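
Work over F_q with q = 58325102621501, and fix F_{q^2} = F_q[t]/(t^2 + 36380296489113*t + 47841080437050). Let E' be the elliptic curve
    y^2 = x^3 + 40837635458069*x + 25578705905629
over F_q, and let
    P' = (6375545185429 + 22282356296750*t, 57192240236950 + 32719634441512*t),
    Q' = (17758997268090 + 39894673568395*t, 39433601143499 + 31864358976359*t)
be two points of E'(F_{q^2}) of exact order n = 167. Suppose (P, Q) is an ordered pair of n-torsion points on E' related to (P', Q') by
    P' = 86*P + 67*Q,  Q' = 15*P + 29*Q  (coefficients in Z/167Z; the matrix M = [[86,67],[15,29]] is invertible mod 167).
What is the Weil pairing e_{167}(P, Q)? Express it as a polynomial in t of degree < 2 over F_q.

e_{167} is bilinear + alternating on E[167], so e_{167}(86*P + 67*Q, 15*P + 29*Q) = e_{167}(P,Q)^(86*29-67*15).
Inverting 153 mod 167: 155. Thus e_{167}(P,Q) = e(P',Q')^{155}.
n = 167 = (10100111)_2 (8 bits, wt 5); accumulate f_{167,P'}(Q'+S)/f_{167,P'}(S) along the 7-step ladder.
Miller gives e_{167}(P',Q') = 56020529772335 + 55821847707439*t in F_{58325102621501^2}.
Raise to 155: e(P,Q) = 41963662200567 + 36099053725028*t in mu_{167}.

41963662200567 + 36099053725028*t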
□ □ □
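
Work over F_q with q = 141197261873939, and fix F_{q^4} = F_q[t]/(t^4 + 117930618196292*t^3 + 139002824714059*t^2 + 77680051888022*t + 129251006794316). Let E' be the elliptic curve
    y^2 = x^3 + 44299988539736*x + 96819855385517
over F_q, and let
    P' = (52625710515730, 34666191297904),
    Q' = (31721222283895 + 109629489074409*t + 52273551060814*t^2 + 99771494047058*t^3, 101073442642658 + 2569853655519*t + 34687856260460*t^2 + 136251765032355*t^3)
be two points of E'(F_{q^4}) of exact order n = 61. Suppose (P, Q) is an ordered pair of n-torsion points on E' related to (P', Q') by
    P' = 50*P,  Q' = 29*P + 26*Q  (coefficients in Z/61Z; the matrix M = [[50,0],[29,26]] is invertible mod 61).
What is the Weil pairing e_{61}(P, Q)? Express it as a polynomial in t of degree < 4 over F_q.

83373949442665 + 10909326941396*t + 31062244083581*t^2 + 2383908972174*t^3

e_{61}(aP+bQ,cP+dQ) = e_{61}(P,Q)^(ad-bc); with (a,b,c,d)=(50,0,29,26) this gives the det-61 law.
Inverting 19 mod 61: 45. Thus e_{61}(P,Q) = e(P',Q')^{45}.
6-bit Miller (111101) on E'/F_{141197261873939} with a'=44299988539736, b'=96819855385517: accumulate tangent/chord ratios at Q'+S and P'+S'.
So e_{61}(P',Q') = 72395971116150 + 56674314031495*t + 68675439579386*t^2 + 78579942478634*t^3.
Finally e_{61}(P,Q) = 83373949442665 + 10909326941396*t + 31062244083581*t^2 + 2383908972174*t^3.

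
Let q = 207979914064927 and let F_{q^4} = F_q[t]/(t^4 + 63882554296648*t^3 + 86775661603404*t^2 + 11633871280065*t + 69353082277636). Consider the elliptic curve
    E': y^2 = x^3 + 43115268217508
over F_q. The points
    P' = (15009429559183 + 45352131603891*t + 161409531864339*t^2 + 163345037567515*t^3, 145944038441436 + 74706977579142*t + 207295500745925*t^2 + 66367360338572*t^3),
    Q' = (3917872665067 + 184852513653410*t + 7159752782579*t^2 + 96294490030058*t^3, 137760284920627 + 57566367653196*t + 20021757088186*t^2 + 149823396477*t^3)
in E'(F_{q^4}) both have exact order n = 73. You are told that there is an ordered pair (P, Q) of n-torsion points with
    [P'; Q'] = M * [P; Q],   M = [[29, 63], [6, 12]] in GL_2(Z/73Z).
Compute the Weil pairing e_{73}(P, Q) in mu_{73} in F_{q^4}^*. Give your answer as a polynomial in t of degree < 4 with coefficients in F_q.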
□ □ □
**Task goal**
Of the lines above, output exactly those from the line bearing "Work over F_q with q = 58325102621501, and" through the line bearing "invertible mod 167).", inclusive.

**Result of this task**
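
Work over F_q with q = 58325102621501, and fix F_{q^2} = F_q[t]/(t^2 + 36380296489113*t + 47841080437050). Let E' be the elliptic curve
    y^2 = x^3 + 40837635458069*x + 25578705905629
over F_q, and let
    P' = (6375545185429 + 22282356296750*t, 57192240236950 + 32719634441512*t),
    Q' = (17758997268090 + 39894673568395*t, 39433601143499 + 31864358976359*t)
be two points of E'(F_{q^2}) of exact order n = 167. Suppose (P, Q) is an ordered pair of n-torsion points on E' related to (P', Q') by
    P' = 86*P + 67*Q,  Q' = 15*P + 29*Q  (coefficients in Z/167Z; the matrix M = [[86,67],[15,29]] is invertible mod 167).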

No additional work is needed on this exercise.